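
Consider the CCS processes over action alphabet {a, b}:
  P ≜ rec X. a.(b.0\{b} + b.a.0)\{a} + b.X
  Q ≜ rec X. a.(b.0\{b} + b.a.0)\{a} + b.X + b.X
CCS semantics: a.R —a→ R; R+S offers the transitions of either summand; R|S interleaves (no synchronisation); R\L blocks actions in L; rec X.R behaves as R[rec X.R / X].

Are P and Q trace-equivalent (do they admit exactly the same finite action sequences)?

P's transition system — 4 states:
  s0 = rec X. a.(b.0\{b} + b.a.0)\{a} + b.X :: —a→ s1, —b→ s0
  s1 = (b.0\{b} + b.a.0)\{a} :: —b→ s2, —b→ s3
  s2 = (a.0)\{a} :: ∅
  s3 = 0\{b}\{a} :: ∅
Q's transition system — 4 states:
  t0 = rec X. a.(b.0\{b} + b.a.0)\{a} + b.X + b.X :: —a→ t1, —b→ t0
  t1 = (b.0\{b} + b.a.0)\{a} :: —b→ t2, —b→ t3
  t2 = (a.0)\{a} :: ∅
  t3 = 0\{b}\{a} :: ∅
Partition-refinement fixed point:
  B0 = {s0, t0}
  B1 = {s1, t1}
  B2 = {s2, s3, t2, t3}
s0 ∈ B0, t0 ∈ B0 → same block
Bisimilar ⇒ trace-equivalent.

traces(P) = traces(Q)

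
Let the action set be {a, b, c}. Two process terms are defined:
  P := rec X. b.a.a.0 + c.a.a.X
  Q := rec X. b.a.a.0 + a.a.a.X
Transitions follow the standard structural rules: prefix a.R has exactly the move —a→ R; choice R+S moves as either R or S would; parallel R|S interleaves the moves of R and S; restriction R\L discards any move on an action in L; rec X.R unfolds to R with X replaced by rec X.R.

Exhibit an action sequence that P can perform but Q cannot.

c

Reachable graph of P (6 states):
  m0 = rec X. b.a.a.0 + c.a.a.X | --b--▸ m1, --c--▸ m2
  m1 = a.a.0 | --a--▸ m3
  m2 = a.a.(rec X. b.a.a.0 + c.a.a.X) | --a--▸ m4
  m3 = a.0 | --a--▸ m5
  m4 = a.(rec X. b.a.a.0 + c.a.a.X) | --a--▸ m0
  m5 = 0 | ·
Reachable graph of Q (6 states):
  n0 = rec X. b.a.a.0 + a.a.a.X | --a--▸ n1, --b--▸ n2
  n1 = a.a.(rec X. b.a.a.0 + a.a.a.X) | --a--▸ n3
  n2 = a.a.0 | --a--▸ n4
  n3 = a.(rec X. b.a.a.0 + a.a.a.X) | --a--▸ n0
  n4 = a.0 | --a--▸ n5
  n5 = 0 | ·
Trace ⟨c⟩ through P, begin at {m0}:
  after c @ step 1: {m2}
  ✓ P
Trace ⟨c⟩ through Q, begin at {n0}:
  after c @ step 1: ∅  — Q cannot continue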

________________________________________

> **Work instructions**:
Look for the word "either" in the listing above, and copy every line where you find it.

> **Task output**:
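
CCS semantics: a.R —a→ R; R+S offers the transitions of either summand; R|S interleaves (no synchronisation); R\L blocks actions in L; rec X.R behaves as R[rec X.R / X].
Transitions follow the standard structural rules: prefix a.R has exactly the move —a→ R; choice R+S moves as either R or S would; parallel R|S interleaves the moves of R and S; restriction R\L discards any move on an action in L; rec X.R unfolds to R with X replaced by rec X.R.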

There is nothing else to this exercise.